WORK INSTRUCTIONS:
From the entries below, return exactly the lines beginning at the one that contains "S -> a | a B | a c | b A | c a" and ending at the one that contains "Compute FOLLOW(A) —", both of them included, and only those lines.

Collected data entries
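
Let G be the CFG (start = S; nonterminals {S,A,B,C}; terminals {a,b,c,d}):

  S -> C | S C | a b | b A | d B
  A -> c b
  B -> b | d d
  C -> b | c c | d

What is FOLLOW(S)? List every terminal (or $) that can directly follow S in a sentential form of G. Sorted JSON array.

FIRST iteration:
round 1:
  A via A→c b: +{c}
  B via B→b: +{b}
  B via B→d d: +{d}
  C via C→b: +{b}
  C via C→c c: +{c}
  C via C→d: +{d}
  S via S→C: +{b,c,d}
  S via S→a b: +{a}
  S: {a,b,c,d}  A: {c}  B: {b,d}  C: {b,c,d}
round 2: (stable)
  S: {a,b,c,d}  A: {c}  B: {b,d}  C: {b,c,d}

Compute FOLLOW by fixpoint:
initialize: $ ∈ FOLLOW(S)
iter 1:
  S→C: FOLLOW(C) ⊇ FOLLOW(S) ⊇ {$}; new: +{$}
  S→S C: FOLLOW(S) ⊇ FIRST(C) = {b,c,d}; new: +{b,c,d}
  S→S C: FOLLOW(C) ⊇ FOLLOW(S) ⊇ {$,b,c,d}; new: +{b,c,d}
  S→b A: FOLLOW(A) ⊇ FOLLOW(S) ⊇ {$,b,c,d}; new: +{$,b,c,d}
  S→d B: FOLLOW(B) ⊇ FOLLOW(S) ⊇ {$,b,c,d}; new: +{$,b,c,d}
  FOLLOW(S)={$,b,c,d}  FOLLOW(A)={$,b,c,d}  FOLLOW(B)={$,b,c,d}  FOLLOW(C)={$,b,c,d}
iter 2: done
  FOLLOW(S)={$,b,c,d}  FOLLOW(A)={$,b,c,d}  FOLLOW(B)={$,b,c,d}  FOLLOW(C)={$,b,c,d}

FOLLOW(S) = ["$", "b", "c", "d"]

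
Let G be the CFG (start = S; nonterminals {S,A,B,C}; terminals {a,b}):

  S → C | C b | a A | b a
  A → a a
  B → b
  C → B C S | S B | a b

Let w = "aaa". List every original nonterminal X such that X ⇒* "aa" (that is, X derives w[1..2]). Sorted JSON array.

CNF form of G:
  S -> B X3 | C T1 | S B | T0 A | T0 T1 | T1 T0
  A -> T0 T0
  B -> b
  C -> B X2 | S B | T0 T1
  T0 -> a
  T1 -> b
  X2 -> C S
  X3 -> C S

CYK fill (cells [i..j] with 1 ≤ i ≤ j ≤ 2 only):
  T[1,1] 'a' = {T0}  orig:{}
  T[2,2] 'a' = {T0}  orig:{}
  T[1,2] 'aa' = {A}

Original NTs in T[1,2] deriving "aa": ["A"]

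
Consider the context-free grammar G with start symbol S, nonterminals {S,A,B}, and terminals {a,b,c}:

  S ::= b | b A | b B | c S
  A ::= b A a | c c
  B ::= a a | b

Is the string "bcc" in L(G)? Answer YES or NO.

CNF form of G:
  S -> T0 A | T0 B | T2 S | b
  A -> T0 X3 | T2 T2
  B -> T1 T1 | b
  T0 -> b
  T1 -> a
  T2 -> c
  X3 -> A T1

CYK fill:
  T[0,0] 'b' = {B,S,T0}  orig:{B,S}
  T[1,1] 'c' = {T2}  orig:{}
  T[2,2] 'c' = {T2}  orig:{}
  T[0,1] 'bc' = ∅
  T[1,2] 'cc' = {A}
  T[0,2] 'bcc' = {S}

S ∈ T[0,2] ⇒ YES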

---

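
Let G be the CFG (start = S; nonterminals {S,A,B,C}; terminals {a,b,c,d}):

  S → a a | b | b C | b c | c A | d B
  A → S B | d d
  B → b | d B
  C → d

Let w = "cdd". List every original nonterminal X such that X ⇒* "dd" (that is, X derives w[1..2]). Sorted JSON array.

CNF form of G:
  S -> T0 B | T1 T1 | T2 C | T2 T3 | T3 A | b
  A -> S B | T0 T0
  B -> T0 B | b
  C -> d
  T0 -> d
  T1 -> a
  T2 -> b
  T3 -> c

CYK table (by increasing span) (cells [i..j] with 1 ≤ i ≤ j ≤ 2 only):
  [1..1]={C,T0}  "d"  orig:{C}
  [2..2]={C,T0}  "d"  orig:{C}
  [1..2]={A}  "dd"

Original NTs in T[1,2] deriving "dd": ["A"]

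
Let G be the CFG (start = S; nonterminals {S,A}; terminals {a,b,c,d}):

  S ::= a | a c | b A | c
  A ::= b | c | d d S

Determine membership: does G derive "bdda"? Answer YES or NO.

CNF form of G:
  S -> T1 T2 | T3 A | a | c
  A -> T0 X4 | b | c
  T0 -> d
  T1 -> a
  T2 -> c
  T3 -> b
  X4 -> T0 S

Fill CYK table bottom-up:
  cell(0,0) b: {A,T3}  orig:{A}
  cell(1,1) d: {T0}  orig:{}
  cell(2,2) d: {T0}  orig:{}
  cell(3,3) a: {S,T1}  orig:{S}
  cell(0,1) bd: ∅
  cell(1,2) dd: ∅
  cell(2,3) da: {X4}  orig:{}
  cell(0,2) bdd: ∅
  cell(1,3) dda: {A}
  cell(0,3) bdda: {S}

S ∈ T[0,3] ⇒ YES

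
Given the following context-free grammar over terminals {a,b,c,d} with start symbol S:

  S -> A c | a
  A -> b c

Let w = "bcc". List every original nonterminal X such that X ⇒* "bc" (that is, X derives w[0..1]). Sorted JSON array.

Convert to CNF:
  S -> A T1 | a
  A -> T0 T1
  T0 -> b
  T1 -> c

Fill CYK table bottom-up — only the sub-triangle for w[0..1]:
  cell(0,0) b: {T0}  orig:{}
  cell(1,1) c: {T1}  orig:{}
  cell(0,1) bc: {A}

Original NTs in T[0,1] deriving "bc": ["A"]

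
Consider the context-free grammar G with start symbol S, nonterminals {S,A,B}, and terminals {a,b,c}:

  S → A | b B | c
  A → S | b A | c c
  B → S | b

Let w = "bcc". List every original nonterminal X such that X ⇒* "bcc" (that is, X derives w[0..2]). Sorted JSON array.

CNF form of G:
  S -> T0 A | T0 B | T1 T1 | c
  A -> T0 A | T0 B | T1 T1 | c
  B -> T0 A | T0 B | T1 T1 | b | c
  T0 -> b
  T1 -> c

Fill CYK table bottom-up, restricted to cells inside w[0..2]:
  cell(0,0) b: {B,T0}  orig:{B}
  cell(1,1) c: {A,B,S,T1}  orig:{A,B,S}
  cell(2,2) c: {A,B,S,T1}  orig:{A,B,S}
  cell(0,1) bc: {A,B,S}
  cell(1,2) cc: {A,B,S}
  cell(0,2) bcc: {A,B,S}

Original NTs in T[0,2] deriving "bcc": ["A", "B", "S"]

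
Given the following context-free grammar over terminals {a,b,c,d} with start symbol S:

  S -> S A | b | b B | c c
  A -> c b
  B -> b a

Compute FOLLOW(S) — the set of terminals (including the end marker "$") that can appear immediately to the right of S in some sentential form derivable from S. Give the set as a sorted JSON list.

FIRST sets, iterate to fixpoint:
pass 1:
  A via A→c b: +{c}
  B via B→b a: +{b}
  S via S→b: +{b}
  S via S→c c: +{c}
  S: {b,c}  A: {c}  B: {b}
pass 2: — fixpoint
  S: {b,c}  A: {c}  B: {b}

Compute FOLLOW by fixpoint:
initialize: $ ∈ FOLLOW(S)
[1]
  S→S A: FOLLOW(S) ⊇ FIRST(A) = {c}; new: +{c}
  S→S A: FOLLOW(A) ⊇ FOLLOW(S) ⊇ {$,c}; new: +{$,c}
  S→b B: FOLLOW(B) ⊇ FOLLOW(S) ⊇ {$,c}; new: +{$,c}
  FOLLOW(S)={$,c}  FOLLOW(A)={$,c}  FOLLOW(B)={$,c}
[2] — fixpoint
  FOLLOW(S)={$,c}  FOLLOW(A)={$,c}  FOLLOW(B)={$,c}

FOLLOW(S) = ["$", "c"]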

==

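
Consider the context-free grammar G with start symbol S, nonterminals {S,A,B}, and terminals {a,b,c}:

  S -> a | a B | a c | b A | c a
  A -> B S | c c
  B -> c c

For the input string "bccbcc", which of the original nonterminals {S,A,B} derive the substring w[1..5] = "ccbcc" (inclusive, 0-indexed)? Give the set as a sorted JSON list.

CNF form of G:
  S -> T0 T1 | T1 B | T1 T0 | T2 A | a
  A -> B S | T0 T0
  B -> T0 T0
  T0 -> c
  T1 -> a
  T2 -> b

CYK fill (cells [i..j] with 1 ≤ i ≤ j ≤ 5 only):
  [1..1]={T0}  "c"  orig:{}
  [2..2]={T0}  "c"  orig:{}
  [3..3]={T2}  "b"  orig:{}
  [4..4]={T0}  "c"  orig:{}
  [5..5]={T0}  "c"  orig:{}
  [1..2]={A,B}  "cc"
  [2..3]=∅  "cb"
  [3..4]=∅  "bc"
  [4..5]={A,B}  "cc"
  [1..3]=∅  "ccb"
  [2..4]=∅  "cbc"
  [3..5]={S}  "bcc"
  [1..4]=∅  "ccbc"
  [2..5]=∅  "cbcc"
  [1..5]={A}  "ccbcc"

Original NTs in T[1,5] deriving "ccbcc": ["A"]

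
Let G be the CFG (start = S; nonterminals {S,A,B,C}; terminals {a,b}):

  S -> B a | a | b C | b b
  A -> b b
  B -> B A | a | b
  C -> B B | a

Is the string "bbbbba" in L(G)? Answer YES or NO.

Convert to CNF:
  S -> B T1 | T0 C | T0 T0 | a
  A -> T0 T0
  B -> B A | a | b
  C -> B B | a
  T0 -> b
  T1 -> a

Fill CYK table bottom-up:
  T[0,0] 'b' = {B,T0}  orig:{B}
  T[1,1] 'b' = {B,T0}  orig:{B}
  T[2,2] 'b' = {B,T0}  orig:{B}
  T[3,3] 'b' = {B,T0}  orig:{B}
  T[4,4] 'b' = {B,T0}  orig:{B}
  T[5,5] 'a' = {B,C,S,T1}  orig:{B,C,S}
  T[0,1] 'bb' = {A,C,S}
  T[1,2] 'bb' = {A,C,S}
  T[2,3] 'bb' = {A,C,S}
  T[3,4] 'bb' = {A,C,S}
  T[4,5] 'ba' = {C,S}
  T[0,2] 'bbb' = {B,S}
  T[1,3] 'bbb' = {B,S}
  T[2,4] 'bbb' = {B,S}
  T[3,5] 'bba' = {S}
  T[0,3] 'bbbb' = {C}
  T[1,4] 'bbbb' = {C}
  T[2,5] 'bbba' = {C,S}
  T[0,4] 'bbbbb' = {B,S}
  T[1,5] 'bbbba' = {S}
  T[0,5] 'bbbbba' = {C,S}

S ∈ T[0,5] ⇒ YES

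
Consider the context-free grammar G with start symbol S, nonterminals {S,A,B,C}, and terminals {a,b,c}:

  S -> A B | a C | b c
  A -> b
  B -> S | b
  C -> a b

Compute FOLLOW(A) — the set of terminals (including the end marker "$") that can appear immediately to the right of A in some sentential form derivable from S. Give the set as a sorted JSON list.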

TASK RESULT:
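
  S -> a | a B | a c | b A | c a
  A -> B S | c c
  B -> c c

For the input string "bccbcc", which of the original nonterminals {S,A,B} derive the substring w[1..5] = "ccbcc" (inclusive, 0-indexed)? Give the set as a sorted JSON list.

CNF form of G:
  S -> T0 T1 | T1 B | T1 T0 | T2 A | a
  A -> B S | T0 T0
  B -> T0 T0
  T0 -> c
  T1 -> a
  T2 -> b

CYK fill (cells [i..j] with 1 ≤ i ≤ j ≤ 5 only):
  [1..1]={T0}  "c"  orig:{}
  [2..2]={T0}  "c"  orig:{}
  [3..3]={T2}  "b"  orig:{}
  [4..4]={T0}  "c"  orig:{}
  [5..5]={T0}  "c"  orig:{}
  [1..2]={A,B}  "cc"
  [2..3]=∅  "cb"
  [3..4]=∅  "bc"
  [4..5]={A,B}  "cc"
  [1..3]=∅  "ccb"
  [2..4]=∅  "cbc"
  [3..5]={S}  "bcc"
  [1..4]=∅  "ccbc"
  [2..5]=∅  "cbcc"
  [1..5]={A}  "ccbcc"

Original NTs in T[1,5] deriving "ccbcc": ["A"]

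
Let G be the CFG (start = S; nonterminals {S,A,B,C}; terminals {a,b}):

  S -> B a | a | b C | b b
  A -> b b
  B -> B A | a | b
  C -> B B | a

Is the string "bbbbba" in L(G)? Answer YES or NO.

Convert to CNF:
  S -> B T1 | T0 C | T0 T0 | a
  A -> T0 T0
  B -> B A | a | b
  C -> B B | a
  T0 -> b
  T1 -> a

Fill CYK table bottom-up:
  T[0,0] 'b' = {B,T0}  orig:{B}
  T[1,1] 'b' = {B,T0}  orig:{B}
  T[2,2] 'b' = {B,T0}  orig:{B}
  T[3,3] 'b' = {B,T0}  orig:{B}
  T[4,4] 'b' = {B,T0}  orig:{B}
  T[5,5] 'a' = {B,C,S,T1}  orig:{B,C,S}
  T[0,1] 'bb' = {A,C,S}
  T[1,2] 'bb' = {A,C,S}
  T[2,3] 'bb' = {A,C,S}
  T[3,4] 'bb' = {A,C,S}
  T[4,5] 'ba' = {C,S}
  T[0,2] 'bbb' = {B,S}
  T[1,3] 'bbb' = {B,S}
  T[2,4] 'bbb' = {B,S}
  T[3,5] 'bba' = {S}
  T[0,3] 'bbbb' = {C}
  T[1,4] 'bbbb' = {C}
  T[2,5] 'bbba' = {C,S}
  T[0,4] 'bbbbb' = {B,S}
  T[1,5] 'bbbba' = {S}
  T[0,5] 'bbbbba' = {C,S}

S ∈ T[0,5] ⇒ YES

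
Consider the context-free grammar G with start symbol S, nonterminals {S,A,B,C}, and terminals {a,b,c}:

  S -> A B | a C | b c
  A -> b
  B -> S | b
  C -> a b

Compute FOLLOW(A) — the set of terminals (including the end marker "$") that can appear immediately to the right of A in some sentential form derivable from S. Give the set as a sorted JSON list.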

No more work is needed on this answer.